Task inputs.
/---
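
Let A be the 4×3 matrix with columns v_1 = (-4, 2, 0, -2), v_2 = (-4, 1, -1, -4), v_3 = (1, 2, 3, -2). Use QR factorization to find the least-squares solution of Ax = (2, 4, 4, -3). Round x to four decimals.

x = (0.0713, -0.0738, 1.5520)

v_1 = (-4, 2, 0, -2); ‖v_1‖ = 4.8990, so e_1 = (-0.8165, 0.4082, 0.0000, -0.4082).
e_1·v_2 = (-0.8165)·(-4) + 0.4082·1 + 0.0000·(-1) + (-0.4082)·(-4) = 5.3072.
u_2 = v_2 − 5.3072·e_1 = (0.3333, -1.1667, -1.0000, -1.8333).
‖u_2‖ = 2.4152, so e_2 = (0.1380, -0.4830, -0.4140, -0.7591).
e_1·v_3 = (-0.8165)·1 + 0.4082·2 + 0.0000·3 + (-0.4082)·(-2) = 0.8165; e_2·v_3 = 0.1380·1 + (-0.4830)·2 + (-0.4140)·3 + (-0.7591)·(-2) = -0.5521.
u_3 = v_3 − 0.8165·e_1 + 0.5521·e_2 = (1.7429, 1.4000, 2.7714, -2.0857).
‖u_3‖ = 4.1266, so e_3 = (0.4224, 0.3393, 0.6716, -0.5054).
Qᵀb = (1.2247, -1.0351, 6.4045).
Back-substitute: x_3 = 6.4045/4.1266 = 1.5520.
x_2 = (-1.0351 + 0.5521·1.5520)/2.4152 = -0.0738.
x_1 = (1.2247 − 5.3072·(-0.0738) − 0.8165·1.5520)/4.8990 = 0.0713.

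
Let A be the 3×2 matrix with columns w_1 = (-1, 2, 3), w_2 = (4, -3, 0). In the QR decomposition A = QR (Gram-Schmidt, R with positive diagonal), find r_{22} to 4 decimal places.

r_{22} = 4.2258

w_1 = (-1, 2, 3); ‖w_1‖ = 3.7417, so e_1 = (-0.2673, 0.5345, 0.8018).
e_1·w_2 = (-0.2673)·4 + 0.5345·(-3) + 0.8018·0 = -2.6726.
u_2 = w_2 + 2.6726·e_1 = (3.2857, -1.5714, 2.1429).
r_{22} = ‖u_2‖ = 4.2258.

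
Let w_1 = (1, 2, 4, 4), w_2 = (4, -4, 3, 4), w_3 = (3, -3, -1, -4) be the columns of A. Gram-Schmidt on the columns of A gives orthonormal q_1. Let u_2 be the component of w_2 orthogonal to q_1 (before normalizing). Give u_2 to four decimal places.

w_1 = (1, 2, 4, 4); ‖w_1‖ = 6.0828, so q_1 = (0.1644, 0.3288, 0.6576, 0.6576).
q_1·w_2 = 0.1644·4 + 0.3288·(-4) + 0.6576·3 + 0.6576·4 = 3.9456.
u_2 = w_2 − 3.9456·q_1 = (3.3514, -5.2973, 0.4054, 1.4054).

u_2 = (3.3514, -5.2973, 0.4054, 1.4054)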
\---
Task objective. Your answer must be the complete listing, reproduced exactly.

Reply.
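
Let A be the 4×3 matrix with columns v_1 = (-4, 2, 0, -2), v_2 = (-4, 1, -1, -4), v_3 = (1, 2, 3, -2). Use QR factorization to find the least-squares solution of Ax = (2, 4, 4, -3). Round x to four decimals.

x = (0.0713, -0.0738, 1.5520)

v_1 = (-4, 2, 0, -2); ‖v_1‖ = 4.8990, so e_1 = (-0.8165, 0.4082, 0.0000, -0.4082).
e_1·v_2 = (-0.8165)·(-4) + 0.4082·1 + 0.0000·(-1) + (-0.4082)·(-4) = 5.3072.
u_2 = v_2 − 5.3072·e_1 = (0.3333, -1.1667, -1.0000, -1.8333).
‖u_2‖ = 2.4152, so e_2 = (0.1380, -0.4830, -0.4140, -0.7591).
e_1·v_3 = (-0.8165)·1 + 0.4082·2 + 0.0000·3 + (-0.4082)·(-2) = 0.8165; e_2·v_3 = 0.1380·1 + (-0.4830)·2 + (-0.4140)·3 + (-0.7591)·(-2) = -0.5521.
u_3 = v_3 − 0.8165·e_1 + 0.5521·e_2 = (1.7429, 1.4000, 2.7714, -2.0857).
‖u_3‖ = 4.1266, so e_3 = (0.4224, 0.3393, 0.6716, -0.5054).
Qᵀb = (1.2247, -1.0351, 6.4045).
Back-substitute: x_3 = 6.4045/4.1266 = 1.5520.
x_2 = (-1.0351 + 0.5521·1.5520)/2.4152 = -0.0738.
x_1 = (1.2247 − 5.3072·(-0.0738) − 0.8165·1.5520)/4.8990 = 0.0713.

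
Let A be the 3×2 matrix with columns w_1 = (-1, 2, 3), w_2 = (4, -3, 0). In the QR decomposition A = QR (Gram-Schmidt, R with positive diagonal), find r_{22} to 4 decimal places.

r_{22} = 4.2258

w_1 = (-1, 2, 3); ‖w_1‖ = 3.7417, so e_1 = (-0.2673, 0.5345, 0.8018).
e_1·w_2 = (-0.2673)·4 + 0.5345·(-3) + 0.8018·0 = -2.6726.
u_2 = w_2 + 2.6726·e_1 = (3.2857, -1.5714, 2.1429).
r_{22} = ‖u_2‖ = 4.2258.

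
Let w_1 = (1, 2, 4, 4), w_2 = (4, -4, 3, 4), w_3 = (3, -3, -1, -4) be the columns of A. Gram-Schmidt on the columns of A gives orthonormal q_1. Let u_2 be the component of w_2 orthogonal to q_1 (before normalizing). Give u_2 to four decimal places.

w_1 = (1, 2, 4, 4); ‖w_1‖ = 6.0828, so q_1 = (0.1644, 0.3288, 0.6576, 0.6576).
q_1·w_2 = 0.1644·4 + 0.3288·(-4) + 0.6576·3 + 0.6576·4 = 3.9456.
u_2 = w_2 − 3.9456·q_1 = (3.3514, -5.2973, 0.4054, 1.4054).

u_2 = (3.3514, -5.2973, 0.4054, 1.4054)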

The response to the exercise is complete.